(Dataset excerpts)
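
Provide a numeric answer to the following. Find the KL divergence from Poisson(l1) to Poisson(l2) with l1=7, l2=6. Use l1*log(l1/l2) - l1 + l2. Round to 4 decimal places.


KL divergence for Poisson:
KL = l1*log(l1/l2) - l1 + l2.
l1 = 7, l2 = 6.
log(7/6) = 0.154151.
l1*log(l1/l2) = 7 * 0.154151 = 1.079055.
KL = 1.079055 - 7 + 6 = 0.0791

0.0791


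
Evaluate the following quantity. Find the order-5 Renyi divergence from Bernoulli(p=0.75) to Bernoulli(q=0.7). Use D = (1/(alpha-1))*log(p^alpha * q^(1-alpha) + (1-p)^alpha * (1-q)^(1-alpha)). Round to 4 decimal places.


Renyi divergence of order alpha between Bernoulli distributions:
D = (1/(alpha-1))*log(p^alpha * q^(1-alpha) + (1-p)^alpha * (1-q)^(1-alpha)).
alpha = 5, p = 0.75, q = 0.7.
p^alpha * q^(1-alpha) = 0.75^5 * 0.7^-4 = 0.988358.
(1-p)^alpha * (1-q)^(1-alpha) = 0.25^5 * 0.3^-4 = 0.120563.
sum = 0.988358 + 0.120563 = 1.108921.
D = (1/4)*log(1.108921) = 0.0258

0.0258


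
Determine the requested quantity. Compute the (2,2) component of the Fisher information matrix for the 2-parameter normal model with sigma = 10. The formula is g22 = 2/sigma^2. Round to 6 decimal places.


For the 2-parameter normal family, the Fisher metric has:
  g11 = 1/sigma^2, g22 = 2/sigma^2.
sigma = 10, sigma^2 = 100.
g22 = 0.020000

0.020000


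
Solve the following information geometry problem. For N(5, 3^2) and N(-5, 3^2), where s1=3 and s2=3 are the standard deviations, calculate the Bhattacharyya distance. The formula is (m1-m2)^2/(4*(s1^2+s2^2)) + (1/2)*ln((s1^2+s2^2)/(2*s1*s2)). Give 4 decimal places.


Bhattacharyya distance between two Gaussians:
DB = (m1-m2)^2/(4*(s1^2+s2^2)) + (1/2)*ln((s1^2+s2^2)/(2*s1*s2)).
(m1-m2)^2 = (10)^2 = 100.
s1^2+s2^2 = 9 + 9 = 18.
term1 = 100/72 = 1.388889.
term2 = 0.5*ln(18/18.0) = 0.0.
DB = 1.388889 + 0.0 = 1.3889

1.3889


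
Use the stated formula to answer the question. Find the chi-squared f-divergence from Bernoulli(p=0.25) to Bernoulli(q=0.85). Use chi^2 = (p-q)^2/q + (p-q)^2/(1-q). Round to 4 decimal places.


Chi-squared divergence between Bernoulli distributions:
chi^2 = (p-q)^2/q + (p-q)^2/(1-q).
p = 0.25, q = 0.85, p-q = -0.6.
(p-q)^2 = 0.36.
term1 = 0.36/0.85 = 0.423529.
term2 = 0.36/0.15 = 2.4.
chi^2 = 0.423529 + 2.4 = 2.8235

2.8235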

> [TASK REQUIREMENTS]: For the records above, restate every line word for word.

> [PROBLEM SOLUTION]:
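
Provide a numeric answer to the following. Find the KL divergence from Poisson(l1) to Poisson(l2) with l1=7, l2=6. Use l1*log(l1/l2) - l1 + l2. Round to 4 decimal places.


KL divergence for Poisson:
KL = l1*log(l1/l2) - l1 + l2.
l1 = 7, l2 = 6.
log(7/6) = 0.154151.
l1*log(l1/l2) = 7 * 0.154151 = 1.079055.
KL = 1.079055 - 7 + 6 = 0.0791

0.0791


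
Evaluate the following quantity. Find the order-5 Renyi divergence from Bernoulli(p=0.75) to Bernoulli(q=0.7). Use D = (1/(alpha-1))*log(p^alpha * q^(1-alpha) + (1-p)^alpha * (1-q)^(1-alpha)). Round to 4 decimal places.


Renyi divergence of order alpha between Bernoulli distributions:
D = (1/(alpha-1))*log(p^alpha * q^(1-alpha) + (1-p)^alpha * (1-q)^(1-alpha)).
alpha = 5, p = 0.75, q = 0.7.
p^alpha * q^(1-alpha) = 0.75^5 * 0.7^-4 = 0.988358.
(1-p)^alpha * (1-q)^(1-alpha) = 0.25^5 * 0.3^-4 = 0.120563.
sum = 0.988358 + 0.120563 = 1.108921.
D = (1/4)*log(1.108921) = 0.0258

0.0258


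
Determine the requested quantity. Compute the (2,2) component of the Fisher information matrix for the 2-parameter normal model with sigma = 10. The formula is g22 = 2/sigma^2. Round to 6 decimal places.


For the 2-parameter normal family, the Fisher metric has:
  g11 = 1/sigma^2, g22 = 2/sigma^2.
sigma = 10, sigma^2 = 100.
g22 = 0.020000

0.020000


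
Solve the following information geometry problem. For N(5, 3^2) and N(-5, 3^2), where s1=3 and s2=3 are the standard deviations, calculate the Bhattacharyya distance. The formula is (m1-m2)^2/(4*(s1^2+s2^2)) + (1/2)*ln((s1^2+s2^2)/(2*s1*s2)). Give 4 decimal places.


Bhattacharyya distance between two Gaussians:
DB = (m1-m2)^2/(4*(s1^2+s2^2)) + (1/2)*ln((s1^2+s2^2)/(2*s1*s2)).
(m1-m2)^2 = (10)^2 = 100.
s1^2+s2^2 = 9 + 9 = 18.
term1 = 100/72 = 1.388889.
term2 = 0.5*ln(18/18.0) = 0.0.
DB = 1.388889 + 0.0 = 1.3889

1.3889


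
Use the stated formula to answer the question. Find the chi-squared f-divergence from Bernoulli(p=0.25) to Bernoulli(q=0.85). Use chi^2 = (p-q)^2/q + (p-q)^2/(1-q). Round to 4 decimal places.


Chi-squared divergence between Bernoulli distributions:
chi^2 = (p-q)^2/q + (p-q)^2/(1-q).
p = 0.25, q = 0.85, p-q = -0.6.
(p-q)^2 = 0.36.
term1 = 0.36/0.85 = 0.423529.
term2 = 0.36/0.15 = 2.4.
chi^2 = 0.423529 + 2.4 = 2.8235

2.8235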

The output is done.